§ **Data supplied**
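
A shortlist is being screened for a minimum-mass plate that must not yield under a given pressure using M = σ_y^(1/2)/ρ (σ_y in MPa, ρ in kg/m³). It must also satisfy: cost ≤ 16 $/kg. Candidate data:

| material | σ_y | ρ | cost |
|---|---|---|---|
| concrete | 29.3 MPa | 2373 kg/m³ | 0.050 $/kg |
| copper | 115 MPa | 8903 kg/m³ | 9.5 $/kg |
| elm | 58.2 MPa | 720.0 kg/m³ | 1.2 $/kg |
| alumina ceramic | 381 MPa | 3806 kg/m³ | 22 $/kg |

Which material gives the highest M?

Screen on constraints: cost ≤ 16 $/kg. Survivors: concrete, copper, elm.
Per-candidate index values:
  elm: M = 10.6×10⁻³
  concrete: M = 2.28×10⁻³
  copper: M = 1.20×10⁻³
Elm has the largest M.

elm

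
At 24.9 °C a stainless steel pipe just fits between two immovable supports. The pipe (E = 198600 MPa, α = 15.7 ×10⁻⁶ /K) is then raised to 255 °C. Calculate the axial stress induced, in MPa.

717 MPa

E = 198600 MPa = 198.6 GPa.
ΔT = 230.1 K. Constrained thermal stress σ = E·α·ΔT = 198.6×10³ MPa × 15.7×10⁻⁶ × 230.1 = 717 MPa (compressive).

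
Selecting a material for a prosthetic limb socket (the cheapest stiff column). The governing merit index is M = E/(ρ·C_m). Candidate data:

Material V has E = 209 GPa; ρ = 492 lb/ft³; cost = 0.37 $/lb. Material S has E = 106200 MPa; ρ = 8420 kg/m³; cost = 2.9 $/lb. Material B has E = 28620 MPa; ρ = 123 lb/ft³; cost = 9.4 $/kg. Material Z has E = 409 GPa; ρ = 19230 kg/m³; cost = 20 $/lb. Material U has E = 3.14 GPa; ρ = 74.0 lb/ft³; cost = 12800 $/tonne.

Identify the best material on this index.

material V

After converting to SI:
  material V: E = 209.0 GPa, ρ = 7881 kg/m³, cost = 0.8157 $/kg
  material S: E = 106.2 GPa, ρ = 8420 kg/m³, cost = 6.393 $/kg
  material B: E = 28.62 GPa, ρ = 1970 kg/m³, cost = 9.400 $/kg
  material Z: E = 409.0 GPa, ρ = 19230 kg/m³, cost = 44.09 $/kg
  material U: E = 3.140 GPa, ρ = 1185 kg/m³, cost = 12.80 $/kg
  material V: M = 32.5 MN·m per $
  material S: M = 1.97 MN·m per $
  material B: M = 1.55 MN·m per $
  material Z: M = 0.482 MN·m per $
  material U: M = 0.207 MN·m per $
Highest index: material V.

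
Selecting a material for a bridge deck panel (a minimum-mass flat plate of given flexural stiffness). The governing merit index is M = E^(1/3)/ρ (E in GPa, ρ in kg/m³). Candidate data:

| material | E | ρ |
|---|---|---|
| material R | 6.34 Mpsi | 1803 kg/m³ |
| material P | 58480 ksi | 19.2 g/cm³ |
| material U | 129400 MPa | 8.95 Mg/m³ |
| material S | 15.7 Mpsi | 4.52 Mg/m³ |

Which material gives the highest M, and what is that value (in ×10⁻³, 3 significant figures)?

material R, M = 1.95×10⁻³

Convert each candidate to consistent units, then evaluate M:
  material R: E = 43.71 GPa, ρ = 1803 kg/m³
  material P: E = 403.2 GPa, ρ = 19200 kg/m³
  material U: E = 129.4 GPa, ρ = 8950 kg/m³
  material S: E = 108.2 GPa, ρ = 4520 kg/m³
  material R: M = 1.95×10⁻³
  material S: M = 1.05×10⁻³
  material U: M = 0.565×10⁻³
  material P: M = 0.385×10⁻³
Highest index: material R.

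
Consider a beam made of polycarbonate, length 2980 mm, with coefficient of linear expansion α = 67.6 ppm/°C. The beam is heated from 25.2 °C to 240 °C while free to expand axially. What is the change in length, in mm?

43.3 mm

ΔT = 240 − 25.2 = 214.8 K.
ΔL = α·L₀·ΔT = 67.6×10⁻⁶ × 2980 mm × 214.8 K = 43.3 mm.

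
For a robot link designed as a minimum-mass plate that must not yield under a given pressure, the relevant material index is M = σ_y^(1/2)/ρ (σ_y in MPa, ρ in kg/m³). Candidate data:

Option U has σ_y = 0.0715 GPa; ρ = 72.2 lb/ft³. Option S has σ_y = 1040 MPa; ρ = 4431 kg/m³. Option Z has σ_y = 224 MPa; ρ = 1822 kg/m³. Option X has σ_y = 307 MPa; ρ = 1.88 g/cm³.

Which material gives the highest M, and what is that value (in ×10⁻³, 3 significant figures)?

option X, M = 9.32×10⁻³

Convert each candidate to consistent units, then evaluate M:
  option U: σ_y = 71.50 MPa, ρ = 1157 kg/m³
  option S: σ_y = 1040 MPa, ρ = 4431 kg/m³
  option Z: σ_y = 224.0 MPa, ρ = 1822 kg/m³
  option X: σ_y = 307.0 MPa, ρ = 1880 kg/m³
  option X: M = 9.32×10⁻³
  option Z: M = 8.21×10⁻³
  option U: M = 7.31×10⁻³
  option S: M = 7.28×10⁻³
Option X has the largest M.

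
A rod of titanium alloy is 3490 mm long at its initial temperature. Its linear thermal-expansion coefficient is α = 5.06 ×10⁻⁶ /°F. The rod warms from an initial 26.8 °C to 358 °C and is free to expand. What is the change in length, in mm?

10.5 mm

Convert α: 5.06×10⁻⁶/°F × (9/5) = 9.11×10⁻⁶/K.
ΔT = 358 − 26.8 = 331.2 K.
ΔL = α·L₀·ΔT = 9.11×10⁻⁶ × 3490 mm × 331.2 K = 10.5 mm.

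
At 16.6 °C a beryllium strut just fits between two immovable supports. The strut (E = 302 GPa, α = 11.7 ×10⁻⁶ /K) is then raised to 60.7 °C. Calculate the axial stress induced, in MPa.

156 MPa

ΔT = 44.10 K. Constrained thermal stress σ = E·α·ΔT = 302.0×10³ MPa × 11.7×10⁻⁶ × 44.10 = 156 MPa (compressive).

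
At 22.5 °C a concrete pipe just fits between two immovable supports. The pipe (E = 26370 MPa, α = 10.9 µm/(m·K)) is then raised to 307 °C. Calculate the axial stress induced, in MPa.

E = 26370 MPa = 26.37 GPa.
ΔT = 284.5 K. Constrained thermal stress σ = E·α·ΔT = 26.37×10³ MPa × 10.9×10⁻⁶ × 284.5 = 81.8 MPa (compressive).

81.8 MPa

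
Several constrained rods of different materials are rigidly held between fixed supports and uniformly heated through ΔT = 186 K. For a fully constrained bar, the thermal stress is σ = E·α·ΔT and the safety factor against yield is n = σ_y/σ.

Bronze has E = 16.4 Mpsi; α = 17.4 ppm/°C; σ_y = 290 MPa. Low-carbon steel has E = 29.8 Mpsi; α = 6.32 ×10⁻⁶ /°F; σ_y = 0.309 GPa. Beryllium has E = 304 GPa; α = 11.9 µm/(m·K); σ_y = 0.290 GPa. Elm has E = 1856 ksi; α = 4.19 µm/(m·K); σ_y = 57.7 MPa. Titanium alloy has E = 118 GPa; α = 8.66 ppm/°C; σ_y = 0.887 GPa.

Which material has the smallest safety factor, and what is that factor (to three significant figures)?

beryllium, n = 0.431

With everything in SI (GPa, ×10⁻⁶/K, MPa):
  bronze: E = 113.1, α = 17.4, σ_y = 290.0 → σ = 366 MPa, n = 0.792
  low-carbon steel: E = 205.5, α = 11.4, σ_y = 309.0 → σ = 435 MPa, n = 0.711
  beryllium: E = 304.0, α = 11.9, σ_y = 290.0 → σ = 673 MPa, n = 0.431
  elm: E = 12.80, α = 4.19, σ_y = 57.70 → σ = 9.97 MPa, n = 5.79
  titanium alloy: E = 118.0, α = 8.66, σ_y = 887.0 → σ = 190 MPa, n = 4.67
Smallest n: beryllium with n = 0.431.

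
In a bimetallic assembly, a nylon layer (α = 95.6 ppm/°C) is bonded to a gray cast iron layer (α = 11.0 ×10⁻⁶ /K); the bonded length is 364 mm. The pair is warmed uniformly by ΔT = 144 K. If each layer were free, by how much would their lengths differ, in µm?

4430 µm

Δα = |95.6 − 11.0|×10⁻⁶/K = 84.6×10⁻⁶/K.
ΔL_mismatch = Δα·L·ΔT = 84.6×10⁻⁶ × 364.0 mm × 144.0 K = 4430 µm.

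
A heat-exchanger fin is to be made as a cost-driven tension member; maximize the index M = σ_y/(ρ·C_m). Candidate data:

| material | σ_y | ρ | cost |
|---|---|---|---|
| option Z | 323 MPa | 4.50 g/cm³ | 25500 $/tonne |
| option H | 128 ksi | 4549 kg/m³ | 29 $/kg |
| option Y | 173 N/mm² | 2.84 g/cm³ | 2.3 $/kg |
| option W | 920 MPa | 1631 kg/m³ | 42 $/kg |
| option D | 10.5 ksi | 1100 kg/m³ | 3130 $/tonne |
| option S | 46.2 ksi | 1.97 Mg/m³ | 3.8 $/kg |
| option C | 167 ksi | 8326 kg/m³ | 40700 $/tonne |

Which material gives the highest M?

Putting every candidate on a common basis:
  option Z: σ_y = 323.0 MPa, ρ = 4500 kg/m³, cost = 25.50 $/kg
  option H: σ_y = 882.5 MPa, ρ = 4549 kg/m³, cost = 29.00 $/kg
  option Y: σ_y = 173.0 MPa, ρ = 2840 kg/m³, cost = 2.300 $/kg
  option W: σ_y = 920.0 MPa, ρ = 1631 kg/m³, cost = 42.00 $/kg
  option D: σ_y = 72.39 MPa, ρ = 1100 kg/m³, cost = 3.130 $/kg
  option S: σ_y = 318.5 MPa, ρ = 1970 kg/m³, cost = 3.800 $/kg
  option C: σ_y = 1151 MPa, ρ = 8326 kg/m³, cost = 40.70 $/kg
  option S: M = 42.6 kN·m per $
  option Y: M = 26.5 kN·m per $
  option D: M = 21.0 kN·m per $
  option W: M = 13.4 kN·m per $
  option H: M = 6.69 kN·m per $
  option C: M = 3.40 kN·m per $
  option Z: M = 2.81 kN·m per $
Highest index: option S.

option S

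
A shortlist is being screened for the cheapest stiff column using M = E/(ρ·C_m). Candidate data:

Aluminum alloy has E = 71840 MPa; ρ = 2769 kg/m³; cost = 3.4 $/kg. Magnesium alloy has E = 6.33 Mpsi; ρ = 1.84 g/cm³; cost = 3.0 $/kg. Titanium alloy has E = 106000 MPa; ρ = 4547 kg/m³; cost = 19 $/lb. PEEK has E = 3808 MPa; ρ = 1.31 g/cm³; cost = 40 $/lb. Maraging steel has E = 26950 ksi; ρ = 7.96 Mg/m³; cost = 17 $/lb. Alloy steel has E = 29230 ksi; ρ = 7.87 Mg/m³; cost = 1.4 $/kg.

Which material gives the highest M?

alloy steel

After converting to SI:
  aluminum alloy: E = 71.84 GPa, ρ = 2769 kg/m³, cost = 3.400 $/kg
  magnesium alloy: E = 43.64 GPa, ρ = 1840 kg/m³, cost = 3.000 $/kg
  titanium alloy: E = 106.0 GPa, ρ = 4547 kg/m³, cost = 41.89 $/kg
  PEEK: E = 3.808 GPa, ρ = 1310 kg/m³, cost = 88.18 $/kg
  maraging steel: E = 185.8 GPa, ρ = 7960 kg/m³, cost = 37.48 $/kg
  alloy steel: E = 201.5 GPa, ρ = 7870 kg/m³, cost = 1.400 $/kg
  alloy steel: M = 18.3 MN·m per $
  magnesium alloy: M = 7.91 MN·m per $
  aluminum alloy: M = 7.63 MN·m per $
  maraging steel: M = 0.623 MN·m per $
  titanium alloy: M = 0.557 MN·m per $
  PEEK: M = 0.0330 MN·m per $
Alloy steel has the largest M.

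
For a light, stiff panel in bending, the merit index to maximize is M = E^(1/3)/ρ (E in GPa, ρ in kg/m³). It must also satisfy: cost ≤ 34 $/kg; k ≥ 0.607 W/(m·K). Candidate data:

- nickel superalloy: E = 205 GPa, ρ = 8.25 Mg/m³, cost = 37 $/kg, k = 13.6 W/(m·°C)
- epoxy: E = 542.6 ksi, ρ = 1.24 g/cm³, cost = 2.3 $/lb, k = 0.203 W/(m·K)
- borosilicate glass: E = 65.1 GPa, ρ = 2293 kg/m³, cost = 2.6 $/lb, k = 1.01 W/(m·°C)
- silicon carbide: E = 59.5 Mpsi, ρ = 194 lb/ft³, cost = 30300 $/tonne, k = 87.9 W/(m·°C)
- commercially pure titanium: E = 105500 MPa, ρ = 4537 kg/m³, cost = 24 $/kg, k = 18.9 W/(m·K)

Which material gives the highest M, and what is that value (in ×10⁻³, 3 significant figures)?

Screen on constraints: cost ≤ 34 $/kg; k ≥ 0.607 W/(m·K). Survivors: borosilicate glass, silicon carbide, commercially pure titanium.
Normalizing units and computing the index:
  borosilicate glass: E = 65.10 GPa, ρ = 2293 kg/m³
  silicon carbide: E = 410.2 GPa, ρ = 3108 kg/m³
  commercially pure titanium: E = 105.5 GPa, ρ = 4537 kg/m³
  silicon carbide: M = 2.39×10⁻³
  borosilicate glass: M = 1.75×10⁻³
  commercially pure titanium: M = 1.04×10⁻³
Highest index: silicon carbide.

silicon carbide, M = 2.39×10⁻³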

§ **Task prompt**
If a line in the records has the word "under", copy that line.

§ **Answer for the task**
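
A shortlist is being screened for a minimum-mass plate that must not yield under a given pressure using M = σ_y^(1/2)/ρ (σ_y in MPa, ρ in kg/m³). It must also satisfy: cost ≤ 16 $/kg. Candidate data:
For a robot link designed as a minimum-mass plate that must not yield under a given pressure, the relevant material index is M = σ_y^(1/2)/ρ (σ_y in MPa, ρ in kg/m³). Candidate data: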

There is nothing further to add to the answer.